What you have to do: Among the entries below, extract exactly the lines that run from the one with "Answer: -1/168288 ≈ -5.9422e-6" through the one with "Answer: Rational(-1, 168288) ≈ -5.9422e-6", both ends included.

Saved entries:
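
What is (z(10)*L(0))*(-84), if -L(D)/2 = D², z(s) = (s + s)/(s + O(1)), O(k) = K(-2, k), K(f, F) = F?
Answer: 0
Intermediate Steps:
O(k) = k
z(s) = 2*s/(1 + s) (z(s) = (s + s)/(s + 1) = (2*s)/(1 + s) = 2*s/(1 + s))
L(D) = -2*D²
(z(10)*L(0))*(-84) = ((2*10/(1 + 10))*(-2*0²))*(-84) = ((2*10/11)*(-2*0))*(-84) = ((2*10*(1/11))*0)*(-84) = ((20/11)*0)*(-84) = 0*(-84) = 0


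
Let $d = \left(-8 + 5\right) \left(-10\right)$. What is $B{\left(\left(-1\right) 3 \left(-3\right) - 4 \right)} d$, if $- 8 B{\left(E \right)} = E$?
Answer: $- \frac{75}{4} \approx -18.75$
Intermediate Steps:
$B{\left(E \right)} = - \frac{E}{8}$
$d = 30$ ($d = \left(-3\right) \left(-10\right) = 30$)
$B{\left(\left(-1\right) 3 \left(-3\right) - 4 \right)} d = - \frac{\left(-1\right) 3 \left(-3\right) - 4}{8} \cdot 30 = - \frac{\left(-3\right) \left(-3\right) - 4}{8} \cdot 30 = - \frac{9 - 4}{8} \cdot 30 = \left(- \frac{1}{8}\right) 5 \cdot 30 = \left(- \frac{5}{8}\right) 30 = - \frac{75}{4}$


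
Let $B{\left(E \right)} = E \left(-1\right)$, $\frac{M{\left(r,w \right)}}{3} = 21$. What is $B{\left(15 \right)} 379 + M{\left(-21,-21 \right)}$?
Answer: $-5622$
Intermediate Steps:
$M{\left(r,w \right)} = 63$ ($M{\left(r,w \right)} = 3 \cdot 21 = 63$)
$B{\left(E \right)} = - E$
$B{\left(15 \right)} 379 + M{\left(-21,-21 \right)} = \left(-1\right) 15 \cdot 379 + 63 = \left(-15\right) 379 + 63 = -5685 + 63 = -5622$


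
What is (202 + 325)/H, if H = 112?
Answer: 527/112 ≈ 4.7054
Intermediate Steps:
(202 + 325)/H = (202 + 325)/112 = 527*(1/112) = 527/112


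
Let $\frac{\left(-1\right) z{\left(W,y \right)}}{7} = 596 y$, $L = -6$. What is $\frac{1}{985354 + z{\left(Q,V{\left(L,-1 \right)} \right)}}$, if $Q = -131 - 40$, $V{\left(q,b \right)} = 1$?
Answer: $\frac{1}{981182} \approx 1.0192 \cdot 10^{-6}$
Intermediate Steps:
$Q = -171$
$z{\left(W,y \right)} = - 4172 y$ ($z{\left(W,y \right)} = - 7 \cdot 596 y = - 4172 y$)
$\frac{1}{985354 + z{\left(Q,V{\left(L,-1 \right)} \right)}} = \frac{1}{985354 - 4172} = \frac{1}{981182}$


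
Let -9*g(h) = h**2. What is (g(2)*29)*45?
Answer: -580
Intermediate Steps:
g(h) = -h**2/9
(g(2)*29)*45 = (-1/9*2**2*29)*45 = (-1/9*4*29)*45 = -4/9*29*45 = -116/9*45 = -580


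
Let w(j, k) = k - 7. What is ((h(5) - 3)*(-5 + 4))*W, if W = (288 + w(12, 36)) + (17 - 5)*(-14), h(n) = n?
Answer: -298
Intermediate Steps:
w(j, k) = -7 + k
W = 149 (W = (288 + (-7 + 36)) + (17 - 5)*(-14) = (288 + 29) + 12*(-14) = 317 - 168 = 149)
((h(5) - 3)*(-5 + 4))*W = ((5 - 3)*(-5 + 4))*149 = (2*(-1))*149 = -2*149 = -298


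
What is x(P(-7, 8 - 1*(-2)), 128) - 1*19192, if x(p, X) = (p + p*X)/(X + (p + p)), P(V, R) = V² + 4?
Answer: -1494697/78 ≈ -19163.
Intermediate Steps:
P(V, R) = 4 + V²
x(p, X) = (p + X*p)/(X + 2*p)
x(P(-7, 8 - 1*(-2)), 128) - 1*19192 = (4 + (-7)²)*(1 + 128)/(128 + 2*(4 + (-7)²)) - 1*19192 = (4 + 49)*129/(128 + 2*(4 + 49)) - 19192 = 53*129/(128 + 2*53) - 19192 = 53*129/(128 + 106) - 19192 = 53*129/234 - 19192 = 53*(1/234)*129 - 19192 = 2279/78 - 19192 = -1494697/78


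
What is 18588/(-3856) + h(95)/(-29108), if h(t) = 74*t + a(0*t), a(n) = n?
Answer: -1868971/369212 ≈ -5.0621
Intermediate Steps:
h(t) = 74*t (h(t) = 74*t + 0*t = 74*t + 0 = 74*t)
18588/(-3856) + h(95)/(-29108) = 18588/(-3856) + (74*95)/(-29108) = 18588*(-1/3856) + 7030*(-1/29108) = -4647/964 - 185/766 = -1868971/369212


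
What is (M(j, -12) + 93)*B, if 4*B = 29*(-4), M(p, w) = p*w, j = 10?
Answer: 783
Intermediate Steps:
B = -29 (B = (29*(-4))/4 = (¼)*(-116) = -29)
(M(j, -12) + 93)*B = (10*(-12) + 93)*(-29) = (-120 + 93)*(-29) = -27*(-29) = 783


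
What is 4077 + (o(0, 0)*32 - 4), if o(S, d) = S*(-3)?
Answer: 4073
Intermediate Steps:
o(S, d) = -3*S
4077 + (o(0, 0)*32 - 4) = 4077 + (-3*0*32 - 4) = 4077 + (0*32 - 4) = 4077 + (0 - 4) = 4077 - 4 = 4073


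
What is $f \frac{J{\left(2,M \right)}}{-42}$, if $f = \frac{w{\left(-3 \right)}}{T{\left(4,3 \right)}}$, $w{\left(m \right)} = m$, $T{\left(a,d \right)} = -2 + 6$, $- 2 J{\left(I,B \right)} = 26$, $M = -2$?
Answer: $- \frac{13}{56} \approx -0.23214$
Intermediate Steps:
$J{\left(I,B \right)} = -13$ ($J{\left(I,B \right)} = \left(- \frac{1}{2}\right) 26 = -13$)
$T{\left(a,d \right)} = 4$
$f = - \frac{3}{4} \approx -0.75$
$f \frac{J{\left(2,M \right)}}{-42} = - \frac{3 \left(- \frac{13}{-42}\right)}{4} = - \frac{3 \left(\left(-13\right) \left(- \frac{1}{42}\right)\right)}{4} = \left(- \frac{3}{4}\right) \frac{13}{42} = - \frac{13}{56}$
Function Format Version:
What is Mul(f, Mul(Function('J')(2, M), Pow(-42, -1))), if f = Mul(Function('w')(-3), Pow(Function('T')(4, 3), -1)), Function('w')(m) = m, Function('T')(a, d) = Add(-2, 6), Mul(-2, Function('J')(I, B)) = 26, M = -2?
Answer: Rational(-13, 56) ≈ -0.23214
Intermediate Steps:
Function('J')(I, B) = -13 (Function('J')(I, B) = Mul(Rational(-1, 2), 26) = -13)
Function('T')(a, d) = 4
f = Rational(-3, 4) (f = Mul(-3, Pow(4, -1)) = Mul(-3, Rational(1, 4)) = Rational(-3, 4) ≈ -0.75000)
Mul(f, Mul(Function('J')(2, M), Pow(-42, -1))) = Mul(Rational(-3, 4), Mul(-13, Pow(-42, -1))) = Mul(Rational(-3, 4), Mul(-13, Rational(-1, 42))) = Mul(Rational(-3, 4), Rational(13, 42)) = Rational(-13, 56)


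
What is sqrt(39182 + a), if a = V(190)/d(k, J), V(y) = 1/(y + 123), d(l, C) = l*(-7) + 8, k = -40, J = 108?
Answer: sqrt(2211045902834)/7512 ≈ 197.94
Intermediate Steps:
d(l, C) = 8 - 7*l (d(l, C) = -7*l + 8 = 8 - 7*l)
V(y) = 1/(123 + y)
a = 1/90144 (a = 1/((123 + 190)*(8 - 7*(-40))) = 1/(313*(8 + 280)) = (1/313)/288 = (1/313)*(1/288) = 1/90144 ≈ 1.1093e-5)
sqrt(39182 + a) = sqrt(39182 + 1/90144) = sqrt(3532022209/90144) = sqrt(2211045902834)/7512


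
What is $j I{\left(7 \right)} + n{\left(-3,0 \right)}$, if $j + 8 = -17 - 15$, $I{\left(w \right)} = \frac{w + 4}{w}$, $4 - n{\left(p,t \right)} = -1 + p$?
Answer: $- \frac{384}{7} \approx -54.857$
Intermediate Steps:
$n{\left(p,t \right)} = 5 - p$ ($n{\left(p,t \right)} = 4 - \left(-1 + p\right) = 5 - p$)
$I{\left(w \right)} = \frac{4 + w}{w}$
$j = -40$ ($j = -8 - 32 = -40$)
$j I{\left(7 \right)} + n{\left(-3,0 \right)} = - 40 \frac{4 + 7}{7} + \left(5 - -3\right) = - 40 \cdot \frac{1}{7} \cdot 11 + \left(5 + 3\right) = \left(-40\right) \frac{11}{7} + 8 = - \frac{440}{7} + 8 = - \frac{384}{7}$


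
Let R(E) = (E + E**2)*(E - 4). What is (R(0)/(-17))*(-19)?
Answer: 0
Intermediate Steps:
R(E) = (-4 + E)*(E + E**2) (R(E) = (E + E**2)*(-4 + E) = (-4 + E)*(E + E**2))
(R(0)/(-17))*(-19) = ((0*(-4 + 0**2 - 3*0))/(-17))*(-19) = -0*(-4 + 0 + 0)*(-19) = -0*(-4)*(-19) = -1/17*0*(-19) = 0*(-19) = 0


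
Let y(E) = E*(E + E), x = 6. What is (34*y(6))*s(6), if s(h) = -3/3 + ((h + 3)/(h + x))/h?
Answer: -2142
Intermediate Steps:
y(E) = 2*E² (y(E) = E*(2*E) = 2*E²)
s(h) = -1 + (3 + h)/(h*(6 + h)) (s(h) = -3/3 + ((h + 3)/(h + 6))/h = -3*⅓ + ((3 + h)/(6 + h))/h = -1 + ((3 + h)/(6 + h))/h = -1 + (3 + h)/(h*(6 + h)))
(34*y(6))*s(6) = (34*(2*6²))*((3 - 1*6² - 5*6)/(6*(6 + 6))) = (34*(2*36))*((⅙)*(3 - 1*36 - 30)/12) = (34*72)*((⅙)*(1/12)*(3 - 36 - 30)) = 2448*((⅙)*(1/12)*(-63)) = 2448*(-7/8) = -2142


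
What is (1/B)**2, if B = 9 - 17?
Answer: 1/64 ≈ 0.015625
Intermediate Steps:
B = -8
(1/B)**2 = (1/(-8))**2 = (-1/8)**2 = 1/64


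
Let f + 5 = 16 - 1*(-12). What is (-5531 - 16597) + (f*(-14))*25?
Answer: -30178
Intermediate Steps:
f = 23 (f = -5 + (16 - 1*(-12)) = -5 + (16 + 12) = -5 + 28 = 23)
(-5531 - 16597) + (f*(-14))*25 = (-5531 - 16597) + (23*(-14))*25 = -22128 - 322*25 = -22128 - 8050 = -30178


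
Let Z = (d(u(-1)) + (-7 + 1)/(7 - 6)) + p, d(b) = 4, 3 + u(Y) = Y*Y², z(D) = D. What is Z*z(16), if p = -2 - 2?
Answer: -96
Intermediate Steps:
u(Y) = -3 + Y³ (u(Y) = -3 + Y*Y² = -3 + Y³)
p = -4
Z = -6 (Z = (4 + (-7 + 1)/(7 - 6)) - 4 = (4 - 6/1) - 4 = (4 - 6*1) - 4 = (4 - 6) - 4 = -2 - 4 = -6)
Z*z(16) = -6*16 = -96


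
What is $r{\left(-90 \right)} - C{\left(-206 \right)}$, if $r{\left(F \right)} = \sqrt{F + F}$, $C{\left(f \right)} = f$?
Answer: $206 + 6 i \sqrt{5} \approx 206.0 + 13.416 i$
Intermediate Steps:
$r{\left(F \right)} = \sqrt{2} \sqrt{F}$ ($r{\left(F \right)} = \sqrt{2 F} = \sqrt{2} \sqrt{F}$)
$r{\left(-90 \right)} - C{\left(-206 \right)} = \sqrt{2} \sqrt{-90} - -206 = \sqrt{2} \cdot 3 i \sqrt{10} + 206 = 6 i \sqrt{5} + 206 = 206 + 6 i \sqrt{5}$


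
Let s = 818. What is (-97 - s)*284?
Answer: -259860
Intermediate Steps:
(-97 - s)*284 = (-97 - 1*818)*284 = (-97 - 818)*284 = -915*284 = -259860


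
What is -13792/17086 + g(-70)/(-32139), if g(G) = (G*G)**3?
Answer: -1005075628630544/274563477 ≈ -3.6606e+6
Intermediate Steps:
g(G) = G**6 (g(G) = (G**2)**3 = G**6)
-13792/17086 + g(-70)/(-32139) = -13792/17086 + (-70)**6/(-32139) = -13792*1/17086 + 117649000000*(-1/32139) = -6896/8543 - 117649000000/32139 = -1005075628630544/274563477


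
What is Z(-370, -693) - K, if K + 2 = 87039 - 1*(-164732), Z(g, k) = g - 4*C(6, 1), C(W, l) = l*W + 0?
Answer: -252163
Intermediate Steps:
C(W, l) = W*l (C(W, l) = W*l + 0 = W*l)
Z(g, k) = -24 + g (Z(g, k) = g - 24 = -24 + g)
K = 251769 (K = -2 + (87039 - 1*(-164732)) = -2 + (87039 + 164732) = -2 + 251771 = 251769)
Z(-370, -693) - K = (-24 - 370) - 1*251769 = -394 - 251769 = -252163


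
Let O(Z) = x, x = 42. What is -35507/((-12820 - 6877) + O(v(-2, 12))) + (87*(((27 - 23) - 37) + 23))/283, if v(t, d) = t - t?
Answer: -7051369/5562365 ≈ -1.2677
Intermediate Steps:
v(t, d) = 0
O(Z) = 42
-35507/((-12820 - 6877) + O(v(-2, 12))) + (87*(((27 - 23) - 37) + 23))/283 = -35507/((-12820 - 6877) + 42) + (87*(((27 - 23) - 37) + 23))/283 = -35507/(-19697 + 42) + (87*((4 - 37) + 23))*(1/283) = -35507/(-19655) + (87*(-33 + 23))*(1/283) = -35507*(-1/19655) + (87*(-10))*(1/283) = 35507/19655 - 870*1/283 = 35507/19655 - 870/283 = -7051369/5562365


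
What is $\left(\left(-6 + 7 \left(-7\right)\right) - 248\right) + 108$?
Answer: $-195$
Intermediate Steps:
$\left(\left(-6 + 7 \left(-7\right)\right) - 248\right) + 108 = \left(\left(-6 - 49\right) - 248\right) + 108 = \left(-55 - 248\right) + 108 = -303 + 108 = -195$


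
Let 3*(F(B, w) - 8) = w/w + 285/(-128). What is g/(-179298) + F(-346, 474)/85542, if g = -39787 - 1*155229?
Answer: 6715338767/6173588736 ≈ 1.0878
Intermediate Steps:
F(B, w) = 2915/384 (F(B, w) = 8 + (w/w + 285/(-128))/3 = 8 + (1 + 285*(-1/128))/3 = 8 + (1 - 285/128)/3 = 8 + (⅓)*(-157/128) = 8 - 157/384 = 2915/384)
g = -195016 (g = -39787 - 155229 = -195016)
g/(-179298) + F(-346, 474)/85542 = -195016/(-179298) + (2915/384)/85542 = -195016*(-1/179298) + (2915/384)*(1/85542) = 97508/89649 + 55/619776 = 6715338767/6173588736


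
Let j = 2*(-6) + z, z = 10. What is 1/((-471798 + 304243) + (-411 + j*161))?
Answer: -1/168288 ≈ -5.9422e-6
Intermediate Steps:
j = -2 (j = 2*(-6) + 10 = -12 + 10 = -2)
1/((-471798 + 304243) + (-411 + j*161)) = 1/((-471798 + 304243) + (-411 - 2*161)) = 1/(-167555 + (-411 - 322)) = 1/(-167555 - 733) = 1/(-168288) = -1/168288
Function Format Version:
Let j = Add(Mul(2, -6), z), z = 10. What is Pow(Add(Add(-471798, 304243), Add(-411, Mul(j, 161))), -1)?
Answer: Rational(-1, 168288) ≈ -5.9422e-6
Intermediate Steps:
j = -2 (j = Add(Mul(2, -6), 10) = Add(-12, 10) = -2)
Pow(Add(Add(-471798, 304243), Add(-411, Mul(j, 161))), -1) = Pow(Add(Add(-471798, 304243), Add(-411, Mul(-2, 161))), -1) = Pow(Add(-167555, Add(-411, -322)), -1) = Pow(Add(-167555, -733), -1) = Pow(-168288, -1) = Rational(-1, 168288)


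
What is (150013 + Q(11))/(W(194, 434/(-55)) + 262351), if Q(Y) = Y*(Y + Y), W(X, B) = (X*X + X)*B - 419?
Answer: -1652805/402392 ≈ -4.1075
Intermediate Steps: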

Answer to this exercise:
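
Answer: -1/168288 ≈ -5.9422e-6
Intermediate Steps:
j = -2 (j = 2*(-6) + 10 = -12 + 10 = -2)
1/((-471798 + 304243) + (-411 + j*161)) = 1/((-471798 + 304243) + (-411 - 2*161)) = 1/(-167555 + (-411 - 322)) = 1/(-167555 - 733) = 1/(-168288) = -1/168288
Function Format Version:
Let j = Add(Mul(2, -6), z), z = 10. What is Pow(Add(Add(-471798, 304243), Add(-411, Mul(j, 161))), -1)?
Answer: Rational(-1, 168288) ≈ -5.9422e-6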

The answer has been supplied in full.